● **What is needed**:
The answer must consist of every record below, reproduced exactly.

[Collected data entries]
--------------------------------------------------

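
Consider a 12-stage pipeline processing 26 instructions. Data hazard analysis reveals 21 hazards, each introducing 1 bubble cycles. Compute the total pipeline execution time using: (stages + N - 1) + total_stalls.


Base cycles = 12 + 26 - 1 = 37
Total stalls = 21 * 1 = 21
Total = 37 + 21 = 58

58


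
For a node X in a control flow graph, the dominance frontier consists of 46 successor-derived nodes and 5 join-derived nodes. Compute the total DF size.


DF(X) = direct successor contributions + join point contributions
= 46 + 5 = 51

51


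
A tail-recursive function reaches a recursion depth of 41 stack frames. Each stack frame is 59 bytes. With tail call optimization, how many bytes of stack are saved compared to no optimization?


Without TCO: 41 * 59 = 2419 bytes
With TCO: reuse 1 frame = 59 bytes
Savings = 2419 - 59 = 2360

2360


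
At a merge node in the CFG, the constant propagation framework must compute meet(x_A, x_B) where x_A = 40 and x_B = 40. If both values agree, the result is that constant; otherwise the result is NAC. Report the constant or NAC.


Meet operation: if both paths give the same constant, result is that constant; if they differ, result is NAC (not-a-constant).
Path A: 40, Path B: 40 -> equal
Result: constant -> 40

40


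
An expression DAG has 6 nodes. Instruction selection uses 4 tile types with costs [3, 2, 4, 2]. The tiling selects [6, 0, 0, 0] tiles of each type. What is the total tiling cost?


Total cost = sum(count_i * cost_i)
= 6*3 + 0*2 + 0*4 + 0*2
= 18

18


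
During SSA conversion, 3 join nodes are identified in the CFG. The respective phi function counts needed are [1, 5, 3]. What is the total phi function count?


Total phi functions = sum of phi functions at each join node
= 1 + 5 + 3 = 9

9


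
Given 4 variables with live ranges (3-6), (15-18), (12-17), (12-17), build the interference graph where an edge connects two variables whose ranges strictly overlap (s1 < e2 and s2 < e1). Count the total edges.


Check all pairs for overlapping intervals.
Two intervals (s1,e1) and (s2,e2) overlap if s1 < e2 and s2 < e1.
v0 (3-6) vs v1..v3: overlaps none -> 0
v1 (15-18) vs v2..v3: overlaps v2, v3 -> 2
v2 (12-17) vs v3: overlaps v3 -> 1
Total overlapping pairs = 0 + 2 + 1 = 3

3


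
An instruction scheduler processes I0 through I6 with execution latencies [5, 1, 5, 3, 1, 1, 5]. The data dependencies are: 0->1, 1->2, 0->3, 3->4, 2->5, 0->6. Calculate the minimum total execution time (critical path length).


Compute longest path through dependency graph: dist(Ik) = max over predecessors of dist + latency(Ik).
dist(I0) = latency 5 = 5
dist(I1) = dist(I0) + 1 = 5 + 1 = 6
dist(I2) = dist(I1) + 5 = 6 + 5 = 11
dist(I3) = dist(I0) + 3 = 5 + 3 = 8
dist(I4) = dist(I3) + 1 = 8 + 1 = 9
dist(I5) = dist(I2) + 1 = 11 + 1 = 12
dist(I6) = dist(I0) + 5 = 5 + 5 = 10
Critical path = max dist = 12

12


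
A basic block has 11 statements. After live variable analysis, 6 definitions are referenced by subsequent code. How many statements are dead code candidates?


Dead code = total statements - live definitions
= 11 - 6 = 5

5


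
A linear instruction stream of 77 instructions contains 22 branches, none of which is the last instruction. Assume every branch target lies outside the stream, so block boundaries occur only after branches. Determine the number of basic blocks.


With no in-sequence branch targets, the leaders are the first instruction plus the instruction after each branch.
Number of basic blocks = branches + 1
= 22 + 1 = 23

23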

--------------------------------------------------

● **Result of this task**:
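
Consider a 12-stage pipeline processing 26 instructions. Data hazard analysis reveals 21 hazards, each introducing 1 bubble cycles. Compute the total pipeline execution time using: (stages + N - 1) + total_stalls.


Base cycles = 12 + 26 - 1 = 37
Total stalls = 21 * 1 = 21
Total = 37 + 21 = 58

58


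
For a node X in a control flow graph, the dominance frontier consists of 46 successor-derived nodes and 5 join-derived nodes. Compute the total DF size.


DF(X) = direct successor contributions + join point contributions
= 46 + 5 = 51

51


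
A tail-recursive function reaches a recursion depth of 41 stack frames. Each stack frame is 59 bytes. With tail call optimization, how many bytes of stack are saved compared to no optimization?


Without TCO: 41 * 59 = 2419 bytes
With TCO: reuse 1 frame = 59 bytes
Savings = 2419 - 59 = 2360

2360


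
At a merge node in the CFG, the constant propagation framework must compute meet(x_A, x_B) where x_A = 40 and x_B = 40. If both values agree, the result is that constant; otherwise the result is NAC. Report the constant or NAC.


Meet operation: if both paths give the same constant, result is that constant; if they differ, result is NAC (not-a-constant).
Path A: 40, Path B: 40 -> equal
Result: constant -> 40

40


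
An expression DAG has 6 nodes. Instruction selection uses 4 tile types with costs [3, 2, 4, 2]. The tiling selects [6, 0, 0, 0] tiles of each type. What is the total tiling cost?


Total cost = sum(count_i * cost_i)
= 6*3 + 0*2 + 0*4 + 0*2
= 18

18


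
During SSA conversion, 3 join nodes are identified in the CFG. The respective phi function counts needed are [1, 5, 3]. What is the total phi function count?


Total phi functions = sum of phi functions at each join node
= 1 + 5 + 3 = 9

9


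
Given 4 variables with live ranges (3-6), (15-18), (12-17), (12-17), build the interference graph where an edge connects two variables whose ranges strictly overlap (s1 < e2 and s2 < e1). Count the total edges.


Check all pairs for overlapping intervals.
Two intervals (s1,e1) and (s2,e2) overlap if s1 < e2 and s2 < e1.
v0 (3-6) vs v1..v3: overlaps none -> 0
v1 (15-18) vs v2..v3: overlaps v2, v3 -> 2
v2 (12-17) vs v3: overlaps v3 -> 1
Total overlapping pairs = 0 + 2 + 1 = 3

3


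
An instruction scheduler processes I0 through I6 with execution latencies [5, 1, 5, 3, 1, 1, 5]. The data dependencies are: 0->1, 1->2, 0->3, 3->4, 2->5, 0->6. Calculate the minimum total execution time (critical path length).


Compute longest path through dependency graph: dist(Ik) = max over predecessors of dist + latency(Ik).
dist(I0) = latency 5 = 5
dist(I1) = dist(I0) + 1 = 5 + 1 = 6
dist(I2) = dist(I1) + 5 = 6 + 5 = 11
dist(I3) = dist(I0) + 3 = 5 + 3 = 8
dist(I4) = dist(I3) + 1 = 8 + 1 = 9
dist(I5) = dist(I2) + 1 = 11 + 1 = 12
dist(I6) = dist(I0) + 5 = 5 + 5 = 10
Critical path = max dist = 12

12


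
A basic block has 11 statements. After live variable analysis, 6 definitions are referenced by subsequent code. How many statements are dead code candidates?


Dead code = total statements - live definitions
= 11 - 6 = 5

5


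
A linear instruction stream of 77 instructions contains 22 branches, none of which is the last instruction. Assume every branch target lies outside the stream, so block boundaries occur only after branches. Determine the number of basic blocks.


With no in-sequence branch targets, the leaders are the first instruction plus the instruction after each branch.
Number of basic blocks = branches + 1
= 22 + 1 = 23

23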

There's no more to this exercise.